— INSTRUCTIONS TO FOLLOW —
Go through the records line by line and work out how many lines hold the word "mist". Answer with the number only.

— RECORDS TO PROCESS —
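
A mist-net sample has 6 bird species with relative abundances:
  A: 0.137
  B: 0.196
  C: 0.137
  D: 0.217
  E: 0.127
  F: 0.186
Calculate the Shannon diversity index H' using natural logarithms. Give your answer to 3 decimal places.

Each pᵢ ln pᵢ term (working shown to 5 dp, full precision carried): 0.137×(-1.98777)=-0.27233, 0.196×(-1.62964)=-0.31941, 0.137×(-1.98777)=-0.27233, 0.217×(-1.52786)=-0.33155, 0.127×(-2.06357)=-0.26207, 0.186×(-1.68201)=-0.31285.
Sum = -1.77053, so H' = 1.771.

1.771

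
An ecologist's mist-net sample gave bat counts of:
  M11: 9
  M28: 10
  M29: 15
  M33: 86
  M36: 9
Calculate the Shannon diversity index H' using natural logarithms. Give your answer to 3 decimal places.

Total N = 9+10+15+86+9 = 129, so the proportions are 0.06977, 0.07752, 0.11628, 0.66667, 0.06977 (working shown to 5 dp, full precision carried).
Each pᵢ ln pᵢ term: 0.06977×(-2.66259)=-0.18576, 0.07752×(-2.55723)=-0.19823, 0.11628×(-2.15176)=-0.25020, 0.66667×(-0.40547)=-0.27031, 0.06977×(-2.66259)=-0.18576.
Sum = -1.09027, so H' = 1.090.

1.090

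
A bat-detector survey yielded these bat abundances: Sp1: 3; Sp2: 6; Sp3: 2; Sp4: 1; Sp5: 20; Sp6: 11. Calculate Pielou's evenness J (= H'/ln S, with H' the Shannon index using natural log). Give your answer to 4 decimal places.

0.7789

Total N = 3+6+2+1+20+11 = 43, so the proportions are 0.069767, 0.139535, 0.046512, 0.023256, 0.465116, 0.255814 (working shown to 6 dp, full precision carried).
H' = −Σ pᵢ ln pᵢ = −((-0.185762) + (-0.274806) + (-0.142700) + (-0.087470) + (-0.356032) + (-0.348752)) = 1.395521.
With S = 6 species, ln S = 1.791759, so J = 1.395521/1.791759 = 0.778855, i.e. 0.7789 to 4 decimal places.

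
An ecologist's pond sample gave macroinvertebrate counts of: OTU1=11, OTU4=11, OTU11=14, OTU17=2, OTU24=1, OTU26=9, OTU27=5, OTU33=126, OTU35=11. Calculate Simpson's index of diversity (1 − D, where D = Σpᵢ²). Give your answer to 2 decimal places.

Total N = 11+11+14+2+1+9+5+126+11 = 190, so the proportions are 0.0579, 0.0579, 0.0737, 0.0105, 0.0053, 0.0474, 0.0263, 0.6632, 0.0579 (working shown to 4 dp, full precision carried).
D = 0.0579² + 0.0579² + 0.0737² + 0.0105² + 0.0053² + 0.0474² + 0.0263² + 0.6632² + 0.0579² = 0.0034 + 0.0034 + 0.0054 + 0.0001 + 0.0000 + 0.0022 + 0.0007 + 0.4398 + 0.0034 = 0.4583.
So 1 − D = 0.5417, i.e. 0.54 to 2 decimal places.

0.54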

— SOLUTION —
2